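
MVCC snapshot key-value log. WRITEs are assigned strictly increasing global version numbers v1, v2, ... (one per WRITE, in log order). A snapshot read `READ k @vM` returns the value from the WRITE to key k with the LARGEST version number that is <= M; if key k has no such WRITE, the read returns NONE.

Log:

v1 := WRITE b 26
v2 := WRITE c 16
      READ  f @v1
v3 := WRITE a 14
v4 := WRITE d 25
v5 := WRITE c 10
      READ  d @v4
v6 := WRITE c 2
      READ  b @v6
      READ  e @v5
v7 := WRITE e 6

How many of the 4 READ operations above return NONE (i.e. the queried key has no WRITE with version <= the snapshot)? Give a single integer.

v1: WRITE b=26  (b history now [(1, 26)])
v2: WRITE c=16  (c history now [(2, 16)])
READ f @v1: history=[] -> no version <= 1 -> NONE
v3: WRITE a=14  (a history now [(3, 14)])
v4: WRITE d=25  (d history now [(4, 25)])
v5: WRITE c=10  (c history now [(2, 16), (5, 10)])
READ d @v4: history=[(4, 25)] -> pick v4 -> 25
v6: WRITE c=2  (c history now [(2, 16), (5, 10), (6, 2)])
READ b @v6: history=[(1, 26)] -> pick v1 -> 26
READ e @v5: history=[] -> no version <= 5 -> NONE
v7: WRITE e=6  (e history now [(7, 6)])
Read results in order: ['NONE', '25', '26', 'NONE']
NONE count = 2

Answer: 2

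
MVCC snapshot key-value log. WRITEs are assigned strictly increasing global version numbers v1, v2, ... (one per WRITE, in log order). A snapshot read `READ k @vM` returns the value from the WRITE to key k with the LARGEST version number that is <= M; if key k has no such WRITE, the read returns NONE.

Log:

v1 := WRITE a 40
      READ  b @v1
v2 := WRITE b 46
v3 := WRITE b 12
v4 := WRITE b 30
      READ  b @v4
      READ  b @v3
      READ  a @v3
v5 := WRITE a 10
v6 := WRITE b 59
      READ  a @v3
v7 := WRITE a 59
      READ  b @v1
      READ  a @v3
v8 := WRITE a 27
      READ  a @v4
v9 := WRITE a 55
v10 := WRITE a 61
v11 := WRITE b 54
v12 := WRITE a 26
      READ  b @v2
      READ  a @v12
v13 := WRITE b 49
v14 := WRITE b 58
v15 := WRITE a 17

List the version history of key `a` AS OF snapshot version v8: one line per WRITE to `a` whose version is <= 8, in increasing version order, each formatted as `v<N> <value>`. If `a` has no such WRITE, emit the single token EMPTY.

Answer: v1 40
v5 10
v7 59
v8 27

Derivation:
Scan writes for key=a with version <= 8:
  v1 WRITE a 40 -> keep
  v2 WRITE b 46 -> skip
  v3 WRITE b 12 -> skip
  v4 WRITE b 30 -> skip
  v5 WRITE a 10 -> keep
  v6 WRITE b 59 -> skip
  v7 WRITE a 59 -> keep
  v8 WRITE a 27 -> keep
  v9 WRITE a 55 -> drop (> snap)
  v10 WRITE a 61 -> drop (> snap)
  v11 WRITE b 54 -> skip
  v12 WRITE a 26 -> drop (> snap)
  v13 WRITE b 49 -> skip
  v14 WRITE b 58 -> skip
  v15 WRITE a 17 -> drop (> snap)
Collected: [(1, 40), (5, 10), (7, 59), (8, 27)]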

• Work required
Nothing in the data should be left out when you retype it exactly.

• Output below
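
MVCC snapshot key-value log. WRITEs are assigned strictly increasing global version numbers v1, v2, ... (one per WRITE, in log order). A snapshot read `READ k @vM` returns the value from the WRITE to key k with the LARGEST version number that is <= M; if key k has no such WRITE, the read returns NONE.

Log:

v1 := WRITE b 26
v2 := WRITE c 16
      READ  f @v1
v3 := WRITE a 14
v4 := WRITE d 25
v5 := WRITE c 10
      READ  d @v4
v6 := WRITE c 2
      READ  b @v6
      READ  e @v5
v7 := WRITE e 6

How many of the 4 READ operations above return NONE (i.e. the queried key has no WRITE with version <= the snapshot)? Give a single integer.

v1: WRITE b=26  (b history now [(1, 26)])
v2: WRITE c=16  (c history now [(2, 16)])
READ f @v1: history=[] -> no version <= 1 -> NONE
v3: WRITE a=14  (a history now [(3, 14)])
v4: WRITE d=25  (d history now [(4, 25)])
v5: WRITE c=10  (c history now [(2, 16), (5, 10)])
READ d @v4: history=[(4, 25)] -> pick v4 -> 25
v6: WRITE c=2  (c history now [(2, 16), (5, 10), (6, 2)])
READ b @v6: history=[(1, 26)] -> pick v1 -> 26
READ e @v5: history=[] -> no version <= 5 -> NONE
v7: WRITE e=6  (e history now [(7, 6)])
Read results in order: ['NONE', '25', '26', 'NONE']
NONE count = 2

Answer: 2

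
MVCC snapshot key-value log. WRITEs are assigned strictly increasing global version numbers v1, v2, ... (one per WRITE, in log order). A snapshot read `READ k @vM` returns the value from the WRITE to key k with the LARGEST version number that is <= M; if key k has no such WRITE, the read returns NONE.

Log:

v1 := WRITE a 40
      READ  b @v1
v2 := WRITE b 46
v3 := WRITE b 12
v4 := WRITE b 30
      READ  b @v4
      READ  b @v3
      READ  a @v3
v5 := WRITE a 10
v6 := WRITE b 59
      READ  a @v3
v7 := WRITE a 59
      READ  b @v1
      READ  a @v3
v8 := WRITE a 27
      READ  a @v4
v9 := WRITE a 55
v10 := WRITE a 61
v11 := WRITE b 54
v12 := WRITE a 26
      READ  b @v2
      READ  a @v12
v13 := WRITE b 49
v14 := WRITE b 58
v15 := WRITE a 17

List the version history of key `a` AS OF snapshot version v8: one line per WRITE to `a` whose version is <= 8, in increasing version order, each formatted as `v<N> <value>`. If `a` has no such WRITE, emit the single token EMPTY.

Answer: v1 40
v5 10
v7 59
v8 27

Derivation:
Scan writes for key=a with version <= 8:
  v1 WRITE a 40 -> keep
  v2 WRITE b 46 -> skip
  v3 WRITE b 12 -> skip
  v4 WRITE b 30 -> skip
  v5 WRITE a 10 -> keep
  v6 WRITE b 59 -> skip
  v7 WRITE a 59 -> keep
  v8 WRITE a 27 -> keep
  v9 WRITE a 55 -> drop (> snap)
  v10 WRITE a 61 -> drop (> snap)
  v11 WRITE b 54 -> skip
  v12 WRITE a 26 -> drop (> snap)
  v13 WRITE b 49 -> skip
  v14 WRITE b 58 -> skip
  v15 WRITE a 17 -> drop (> snap)
Collected: [(1, 40), (5, 10), (7, 59), (8, 27)]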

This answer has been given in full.